[[ EXERCISE MATERIALS, beginning ]]
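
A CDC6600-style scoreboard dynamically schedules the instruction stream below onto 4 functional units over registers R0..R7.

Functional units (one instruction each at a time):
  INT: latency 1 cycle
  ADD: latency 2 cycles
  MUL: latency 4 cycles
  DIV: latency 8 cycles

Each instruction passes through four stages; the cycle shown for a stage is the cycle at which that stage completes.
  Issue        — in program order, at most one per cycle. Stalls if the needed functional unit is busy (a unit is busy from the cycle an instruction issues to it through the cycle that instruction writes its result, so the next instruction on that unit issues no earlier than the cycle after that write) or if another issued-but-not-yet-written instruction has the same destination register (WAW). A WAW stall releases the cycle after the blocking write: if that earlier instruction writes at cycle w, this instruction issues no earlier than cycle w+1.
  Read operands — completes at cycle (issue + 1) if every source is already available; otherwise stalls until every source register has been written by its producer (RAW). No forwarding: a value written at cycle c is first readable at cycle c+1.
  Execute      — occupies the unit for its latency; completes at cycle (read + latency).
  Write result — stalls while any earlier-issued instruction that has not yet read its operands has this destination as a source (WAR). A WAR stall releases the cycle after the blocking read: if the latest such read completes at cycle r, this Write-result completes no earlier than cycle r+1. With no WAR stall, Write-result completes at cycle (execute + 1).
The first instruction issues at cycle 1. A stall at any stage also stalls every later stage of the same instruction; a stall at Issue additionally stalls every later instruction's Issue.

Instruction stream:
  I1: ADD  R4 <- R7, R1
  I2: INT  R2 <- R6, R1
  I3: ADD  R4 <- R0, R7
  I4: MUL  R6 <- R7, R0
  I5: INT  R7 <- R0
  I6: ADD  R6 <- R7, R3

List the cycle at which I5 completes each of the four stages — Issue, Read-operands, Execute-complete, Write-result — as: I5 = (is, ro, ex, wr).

I5 = (8, 9, 10, 11)

[I1] 1/2/4/5
[I2] 2/3/4/5
[I3] 6/7/9/10  (struct: ADD busy until I1 writes@5)
[I4] 7/8/12/13
[I5] 8/9/10/11
[I6] 14/15/17/18  (WAW R6: wait I4 write@13)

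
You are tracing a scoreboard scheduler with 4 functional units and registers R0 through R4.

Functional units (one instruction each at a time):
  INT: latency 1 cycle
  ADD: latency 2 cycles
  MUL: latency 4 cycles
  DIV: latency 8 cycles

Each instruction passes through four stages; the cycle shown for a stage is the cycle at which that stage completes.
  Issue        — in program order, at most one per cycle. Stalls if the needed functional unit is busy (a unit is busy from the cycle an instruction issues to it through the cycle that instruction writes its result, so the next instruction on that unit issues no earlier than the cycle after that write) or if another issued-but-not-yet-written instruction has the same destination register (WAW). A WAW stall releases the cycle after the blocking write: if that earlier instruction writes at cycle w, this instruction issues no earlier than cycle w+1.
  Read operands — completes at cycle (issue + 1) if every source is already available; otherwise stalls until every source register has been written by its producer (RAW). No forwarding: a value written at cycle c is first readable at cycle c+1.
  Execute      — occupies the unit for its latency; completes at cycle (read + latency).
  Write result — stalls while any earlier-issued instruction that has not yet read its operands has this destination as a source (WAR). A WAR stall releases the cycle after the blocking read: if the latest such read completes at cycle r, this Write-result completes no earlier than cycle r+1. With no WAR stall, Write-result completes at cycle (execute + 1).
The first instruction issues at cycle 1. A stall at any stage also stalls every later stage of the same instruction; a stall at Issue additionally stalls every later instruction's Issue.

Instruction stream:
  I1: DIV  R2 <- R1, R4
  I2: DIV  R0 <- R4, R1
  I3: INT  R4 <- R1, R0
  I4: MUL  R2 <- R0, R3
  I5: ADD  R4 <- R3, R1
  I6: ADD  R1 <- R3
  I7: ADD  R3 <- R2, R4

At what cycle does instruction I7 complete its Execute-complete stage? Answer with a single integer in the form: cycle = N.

cycle = 39

cycle 1: I1→DIV
cycle 2: I1 RO
cycle 10: I1 EX
cycle 11: I1 WR R2
cycle 12: I2→DIV
cycle 13: I2 RO; I3→INT
cycle 14: I4→MUL
cycle 21: I2 EX
cycle 22: I2 WR R0
cycle 23: I3 RO; I4 RO
cycle 24: I3 EX
cycle 25: I3 WR R4
cycle 26: I5→ADD
cycle 27: I4 EX; I5 RO
cycle 28: I4 WR R2
cycle 29: I5 EX
cycle 30: I5 WR R4
cycle 31: I6→ADD
cycle 32: I6 RO
cycle 34: I6 EX
cycle 35: I6 WR R1
cycle 36: I7→ADD
cycle 37: I7 RO
cycle 39: I7 EX
cycle 40: I7 WR R3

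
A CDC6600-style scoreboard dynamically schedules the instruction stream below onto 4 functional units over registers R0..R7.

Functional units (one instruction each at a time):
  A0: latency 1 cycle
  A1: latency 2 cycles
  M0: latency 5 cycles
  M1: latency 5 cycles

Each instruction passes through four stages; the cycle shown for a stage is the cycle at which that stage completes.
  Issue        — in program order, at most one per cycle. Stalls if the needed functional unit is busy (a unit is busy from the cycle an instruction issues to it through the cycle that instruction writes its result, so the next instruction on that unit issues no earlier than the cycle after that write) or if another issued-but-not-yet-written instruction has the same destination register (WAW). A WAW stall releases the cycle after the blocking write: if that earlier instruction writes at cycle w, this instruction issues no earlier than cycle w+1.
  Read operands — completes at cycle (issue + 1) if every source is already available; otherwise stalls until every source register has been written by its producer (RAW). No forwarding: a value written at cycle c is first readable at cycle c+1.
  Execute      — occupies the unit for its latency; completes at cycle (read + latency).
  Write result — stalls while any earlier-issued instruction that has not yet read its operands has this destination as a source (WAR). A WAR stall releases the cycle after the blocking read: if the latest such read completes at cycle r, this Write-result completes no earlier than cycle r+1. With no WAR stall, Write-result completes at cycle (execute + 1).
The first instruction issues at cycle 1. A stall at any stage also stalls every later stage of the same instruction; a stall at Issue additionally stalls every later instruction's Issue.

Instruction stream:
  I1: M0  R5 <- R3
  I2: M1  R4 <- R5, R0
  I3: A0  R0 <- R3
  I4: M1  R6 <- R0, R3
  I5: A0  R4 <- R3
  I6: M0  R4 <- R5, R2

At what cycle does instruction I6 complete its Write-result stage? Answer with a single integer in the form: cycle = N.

cycle = 28

1) issue 1, read 2, done 7, write 8
2) issue 2, read 9, done 14, write 15  <RAW R5: wait I1 write@8>
3) issue 3, read 4, done 5, write 10  <WAR R0: wait I2 read@9>
4) issue 16, read 17, done 22, write 23  <struct: M1 busy until I2 writes@15>
5) issue 17, read 18, done 19, write 20
6) issue 21, read 22, done 27, write 28  <WAW R4: wait I5 write@20>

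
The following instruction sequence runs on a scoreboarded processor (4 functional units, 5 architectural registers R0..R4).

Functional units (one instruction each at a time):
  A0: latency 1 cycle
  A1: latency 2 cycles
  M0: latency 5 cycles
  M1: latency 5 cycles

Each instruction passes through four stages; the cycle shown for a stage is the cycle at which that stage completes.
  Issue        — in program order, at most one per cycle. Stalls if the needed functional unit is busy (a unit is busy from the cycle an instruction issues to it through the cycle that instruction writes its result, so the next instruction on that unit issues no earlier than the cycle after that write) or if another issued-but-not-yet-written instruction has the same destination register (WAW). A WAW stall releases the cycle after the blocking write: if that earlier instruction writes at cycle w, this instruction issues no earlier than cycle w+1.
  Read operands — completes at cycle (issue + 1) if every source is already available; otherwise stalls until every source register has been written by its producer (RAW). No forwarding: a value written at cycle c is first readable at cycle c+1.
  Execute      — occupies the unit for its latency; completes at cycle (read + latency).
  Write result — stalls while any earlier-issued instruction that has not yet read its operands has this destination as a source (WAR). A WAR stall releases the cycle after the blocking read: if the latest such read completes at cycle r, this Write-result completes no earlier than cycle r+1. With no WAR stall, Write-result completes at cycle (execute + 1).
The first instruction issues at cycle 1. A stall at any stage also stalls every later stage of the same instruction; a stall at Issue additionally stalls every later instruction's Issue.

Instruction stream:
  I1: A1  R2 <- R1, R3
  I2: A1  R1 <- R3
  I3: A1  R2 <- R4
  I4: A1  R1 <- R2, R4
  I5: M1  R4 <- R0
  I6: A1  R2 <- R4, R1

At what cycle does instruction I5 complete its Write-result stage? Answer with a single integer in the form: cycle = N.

cycle 1: issue I1 (A1)
cycle 2: I1 read-ops
cycle 4: I1 finished on A1
cycle 5: I1→R2
cycle 6: issue I2 (A1)
cycle 7: I2 read-ops
cycle 9: I2 finished on A1
cycle 10: I2→R1
cycle 11: issue I3 (A1)
cycle 12: I3 read-ops
cycle 14: I3 finished on A1
cycle 15: I3→R2
cycle 16: issue I4 (A1)
cycle 17: I4 read-ops | issue I5 (M1)
cycle 18: I5 read-ops
cycle 19: I4 finished on A1
cycle 20: I4→R1
cycle 21: issue I6 (A1)
cycle 23: I5 finished on M1
cycle 24: I5→R4
cycle 25: I6 read-ops
cycle 27: I6 finished on A1
cycle 28: I6→R2

cycle = 24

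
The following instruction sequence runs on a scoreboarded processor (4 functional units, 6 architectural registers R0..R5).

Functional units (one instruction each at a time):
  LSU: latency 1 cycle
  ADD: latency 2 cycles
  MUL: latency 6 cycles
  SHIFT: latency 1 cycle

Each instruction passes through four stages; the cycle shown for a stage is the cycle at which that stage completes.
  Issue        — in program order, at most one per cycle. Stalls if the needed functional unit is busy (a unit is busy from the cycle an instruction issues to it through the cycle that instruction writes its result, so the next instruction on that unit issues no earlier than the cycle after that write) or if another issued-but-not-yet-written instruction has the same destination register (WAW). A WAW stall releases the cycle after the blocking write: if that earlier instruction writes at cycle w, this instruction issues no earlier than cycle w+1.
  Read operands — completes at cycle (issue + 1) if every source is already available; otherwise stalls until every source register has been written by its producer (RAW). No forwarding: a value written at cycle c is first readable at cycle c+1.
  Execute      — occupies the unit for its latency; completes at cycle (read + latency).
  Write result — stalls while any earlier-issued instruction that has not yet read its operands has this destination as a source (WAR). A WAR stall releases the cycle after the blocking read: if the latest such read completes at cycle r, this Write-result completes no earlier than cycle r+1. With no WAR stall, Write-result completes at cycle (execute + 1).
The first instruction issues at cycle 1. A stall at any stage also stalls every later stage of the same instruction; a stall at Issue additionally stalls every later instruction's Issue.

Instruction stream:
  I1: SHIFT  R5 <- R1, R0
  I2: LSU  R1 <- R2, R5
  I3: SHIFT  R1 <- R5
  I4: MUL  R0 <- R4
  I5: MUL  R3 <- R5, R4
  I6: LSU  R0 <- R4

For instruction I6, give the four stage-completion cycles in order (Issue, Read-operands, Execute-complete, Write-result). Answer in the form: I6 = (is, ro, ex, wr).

  I1 | 1 | 2 | 3 | 4
  I2 | 2 | 5 | 6 | 7   RAW R5: wait I1 write@4
  I3 | 8 | 9 | 10 | 11   WAW R1: wait I2 write@7
  I4 | 9 | 10 | 16 | 17
  I5 | 18 | 19 | 25 | 26   struct: MUL busy until I4 writes@17
  I6 | 19 | 20 | 21 | 22

I6 = (19, 20, 21, 22)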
[[ EXERCISE MATERIALS, end ]]
Wherever the string "SHIFT" occurs in the entries, copy that whole line.

» **RESPONSE TO THE EXERCISE**:
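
  SHIFT: latency 1 cycle
  I1: SHIFT  R5 <- R1, R0
  I3: SHIFT  R1 <- R5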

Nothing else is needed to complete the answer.